***** Exercise inputs *****
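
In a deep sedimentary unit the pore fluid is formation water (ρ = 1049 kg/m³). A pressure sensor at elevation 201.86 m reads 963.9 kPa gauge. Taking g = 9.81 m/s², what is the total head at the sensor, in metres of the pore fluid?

h ≈ 295.53 m

ψ = P/(ρg) = 963.9×1000 / (1049 × 9.81) = 93.67 m.
h = z + ψ = 201.86 + 93.67 = 295.53 m.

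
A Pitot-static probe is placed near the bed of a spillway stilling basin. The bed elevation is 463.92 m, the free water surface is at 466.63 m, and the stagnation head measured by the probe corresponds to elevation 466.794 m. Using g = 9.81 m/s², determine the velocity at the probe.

Near the bed, under hydrostatic conditions, the piezometric head (z + ψ) equals the free-surface elevation, 466.63 m.
Velocity head = total − piezometric = 466.794 − 466.63 = 0.164 m.
v = √(2g·h_v) = √(2 × 9.81 × 0.164) = 1.79 m/s.

v ≈ 1.79 m/s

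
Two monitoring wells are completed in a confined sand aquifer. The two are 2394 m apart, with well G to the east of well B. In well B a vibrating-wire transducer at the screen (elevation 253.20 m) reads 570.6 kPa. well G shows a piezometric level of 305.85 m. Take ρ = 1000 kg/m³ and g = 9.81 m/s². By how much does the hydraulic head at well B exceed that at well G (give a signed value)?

Pressure head at well B: ψ = P/(ρg) = 570.6×1000 / (1000 × 9.81) = 58.17 m.
Total head at well B: h = z + ψ = 253.20 + 58.17 = 311.37 m.
Total head at well G: h = 305.85 m (water level in the piezometer is the total head).
Head difference: h(well B) − h(well G) = 311.37 − 305.85 = 5.52 m.

Δh ≈ 5.52 m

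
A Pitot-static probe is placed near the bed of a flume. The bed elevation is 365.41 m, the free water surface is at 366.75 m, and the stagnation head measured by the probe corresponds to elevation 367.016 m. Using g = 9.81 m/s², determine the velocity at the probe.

Near the bed, under hydrostatic conditions, the piezometric head (z + ψ) equals the free-surface elevation, 366.75 m.
Velocity head = total − piezometric = 367.016 − 366.75 = 0.266 m.
v = √(2g·h_v) = √(2 × 9.81 × 0.266) = 2.28 m/s.

v ≈ 2.28 m/s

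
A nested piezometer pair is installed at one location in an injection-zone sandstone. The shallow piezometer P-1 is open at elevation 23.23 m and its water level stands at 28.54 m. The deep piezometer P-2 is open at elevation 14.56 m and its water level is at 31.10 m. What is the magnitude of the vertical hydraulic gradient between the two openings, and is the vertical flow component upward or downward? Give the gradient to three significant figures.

Total head at P-1: h = 28.54 m (water level in the standpipe).
Total head at P-2: h = 31.10 m.
Δh = h(P-1) − h(P-2) = 28.54 − 31.10 = -2.56 m.
Vertical separation Δz = 23.23 − 14.56 = 8.67 m.
|i_v| = |Δh| / Δz = 2.56 / 8.67 = 0.295.
Head is higher in the deep piezometer, so vertical flow is upward (discharge condition).

|i_v| ≈ 0.295; vertical flow is upward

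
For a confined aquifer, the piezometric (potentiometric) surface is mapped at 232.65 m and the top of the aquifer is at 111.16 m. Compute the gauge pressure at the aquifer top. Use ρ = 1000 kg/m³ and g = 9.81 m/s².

Pressure head at the aquifer top: ψ = h − z = 232.65 − 111.16 = 121.49 m.
P = ρgψ = 1000 × 9.81 × 121.49 = 1191817 Pa ≈ 1190 kPa.

P ≈ 1190 kPa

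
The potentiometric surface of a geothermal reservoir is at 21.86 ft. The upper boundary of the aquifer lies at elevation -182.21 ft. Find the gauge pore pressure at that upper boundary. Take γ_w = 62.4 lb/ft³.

P ≈ 88.4 psi

Pressure head at the aquifer top: ψ = h − z = 21.86 − (-182.21) = 204.07 ft.
P = γψ/144 = 62.4 × 204.07 / 144 = 88.4 psi.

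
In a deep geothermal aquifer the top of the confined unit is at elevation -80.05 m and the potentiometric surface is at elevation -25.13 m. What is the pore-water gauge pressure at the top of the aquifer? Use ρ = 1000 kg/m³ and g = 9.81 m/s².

P ≈ 539 kPa

Pressure head at the aquifer top: ψ = h − z = -25.13 − (-80.05) = 54.92 m.
P = ρgψ = 1000 × 9.81 × 54.92 = 538765 Pa ≈ 539 kPa.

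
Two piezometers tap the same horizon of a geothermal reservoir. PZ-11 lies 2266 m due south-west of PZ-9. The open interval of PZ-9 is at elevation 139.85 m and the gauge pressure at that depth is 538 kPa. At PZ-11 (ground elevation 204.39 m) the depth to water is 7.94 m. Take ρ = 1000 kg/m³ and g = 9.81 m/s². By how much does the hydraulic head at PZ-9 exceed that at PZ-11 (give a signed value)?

Δh ≈ -1.76 m

Pressure head at PZ-9: ψ = P/(ρg) = 538×1000 / (1000 × 9.81) = 54.84 m.
Total head at PZ-9: h = z + ψ = 139.85 + 54.84 = 194.69 m.
Total head at PZ-11: h = 204.39 − 7.94 = 196.45 m.
Head difference: h(PZ-9) − h(PZ-11) = 194.69 − 196.45 = -1.76 m.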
*****
■ **What is needed**:
Every line of the data above belongs in the answer, unchanged.

■ **Expected answer**:
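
In a deep sedimentary unit the pore fluid is formation water (ρ = 1049 kg/m³). A pressure sensor at elevation 201.86 m reads 963.9 kPa gauge. Taking g = 9.81 m/s², what is the total head at the sensor, in metres of the pore fluid?

h ≈ 295.53 m

ψ = P/(ρg) = 963.9×1000 / (1049 × 9.81) = 93.67 m.
h = z + ψ = 201.86 + 93.67 = 295.53 m.

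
A Pitot-static probe is placed near the bed of a spillway stilling basin. The bed elevation is 463.92 m, the free water surface is at 466.63 m, and the stagnation head measured by the probe corresponds to elevation 466.794 m. Using g = 9.81 m/s², determine the velocity at the probe.

Near the bed, under hydrostatic conditions, the piezometric head (z + ψ) equals the free-surface elevation, 466.63 m.
Velocity head = total − piezometric = 466.794 − 466.63 = 0.164 m.
v = √(2g·h_v) = √(2 × 9.81 × 0.164) = 1.79 m/s.

v ≈ 1.79 m/s

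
Two monitoring wells are completed in a confined sand aquifer. The two are 2394 m apart, with well G to the east of well B. In well B a vibrating-wire transducer at the screen (elevation 253.20 m) reads 570.6 kPa. well G shows a piezometric level of 305.85 m. Take ρ = 1000 kg/m³ and g = 9.81 m/s². By how much does the hydraulic head at well B exceed that at well G (give a signed value)?

Pressure head at well B: ψ = P/(ρg) = 570.6×1000 / (1000 × 9.81) = 58.17 m.
Total head at well B: h = z + ψ = 253.20 + 58.17 = 311.37 m.
Total head at well G: h = 305.85 m (water level in the piezometer is the total head).
Head difference: h(well B) − h(well G) = 311.37 − 305.85 = 5.52 m.

Δh ≈ 5.52 m

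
A Pitot-static probe is placed near the bed of a flume. The bed elevation is 365.41 m, the free water surface is at 366.75 m, and the stagnation head measured by the probe corresponds to elevation 367.016 m. Using g = 9.81 m/s², determine the velocity at the probe.

Near the bed, under hydrostatic conditions, the piezometric head (z + ψ) equals the free-surface elevation, 366.75 m.
Velocity head = total − piezometric = 367.016 − 366.75 = 0.266 m.
v = √(2g·h_v) = √(2 × 9.81 × 0.266) = 2.28 m/s.

v ≈ 2.28 m/s

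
A nested piezometer pair is installed at one location in an injection-zone sandstone. The shallow piezometer P-1 is open at elevation 23.23 m and its water level stands at 28.54 m. The deep piezometer P-2 is open at elevation 14.56 m and its water level is at 31.10 m. What is the magnitude of the vertical hydraulic gradient between the two openings, and is the vertical flow component upward or downward? Give the gradient to three significant figures.

Total head at P-1: h = 28.54 m (water level in the standpipe).
Total head at P-2: h = 31.10 m.
Δh = h(P-1) − h(P-2) = 28.54 − 31.10 = -2.56 m.
Vertical separation Δz = 23.23 − 14.56 = 8.67 m.
|i_v| = |Δh| / Δz = 2.56 / 8.67 = 0.295.
Head is higher in the deep piezometer, so vertical flow is upward (discharge condition).

|i_v| ≈ 0.295; vertical flow is upward

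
For a confined aquifer, the piezometric (potentiometric) surface is mapped at 232.65 m and the top of the aquifer is at 111.16 m. Compute the gauge pressure at the aquifer top. Use ρ = 1000 kg/m³ and g = 9.81 m/s².

Pressure head at the aquifer top: ψ = h − z = 232.65 − 111.16 = 121.49 m.
P = ρgψ = 1000 × 9.81 × 121.49 = 1191817 Pa ≈ 1190 kPa.

P ≈ 1190 kPa

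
The potentiometric surface of a geothermal reservoir is at 21.86 ft. The upper boundary of the aquifer lies at elevation -182.21 ft. Find the gauge pore pressure at that upper boundary. Take γ_w = 62.4 lb/ft³.

P ≈ 88.4 psi

Pressure head at the aquifer top: ψ = h − z = 21.86 − (-182.21) = 204.07 ft.
P = γψ/144 = 62.4 × 204.07 / 144 = 88.4 psi.

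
In a deep geothermal aquifer the top of the confined unit is at elevation -80.05 m and the potentiometric surface is at elevation -25.13 m. What is the pore-water gauge pressure at the top of the aquifer? Use ρ = 1000 kg/m³ and g = 9.81 m/s².

P ≈ 539 kPa

Pressure head at the aquifer top: ψ = h − z = -25.13 − (-80.05) = 54.92 m.
P = ρgψ = 1000 × 9.81 × 54.92 = 538765 Pa ≈ 539 kPa.

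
Two piezometers tap the same horizon of a geothermal reservoir. PZ-11 lies 2266 m due south-west of PZ-9. The open interval of PZ-9 is at elevation 139.85 m and the gauge pressure at that depth is 538 kPa. At PZ-11 (ground elevation 204.39 m) the depth to water is 7.94 m. Take ρ = 1000 kg/m³ and g = 9.81 m/s². By how much does the hydraulic head at PZ-9 exceed that at PZ-11 (give a signed value)?

Δh ≈ -1.76 m

Pressure head at PZ-9: ψ = P/(ρg) = 538×1000 / (1000 × 9.81) = 54.84 m.
Total head at PZ-9: h = z + ψ = 139.85 + 54.84 = 194.69 m.
Total head at PZ-11: h = 204.39 − 7.94 = 196.45 m.
Head difference: h(PZ-9) − h(PZ-11) = 194.69 − 196.45 = -1.76 m.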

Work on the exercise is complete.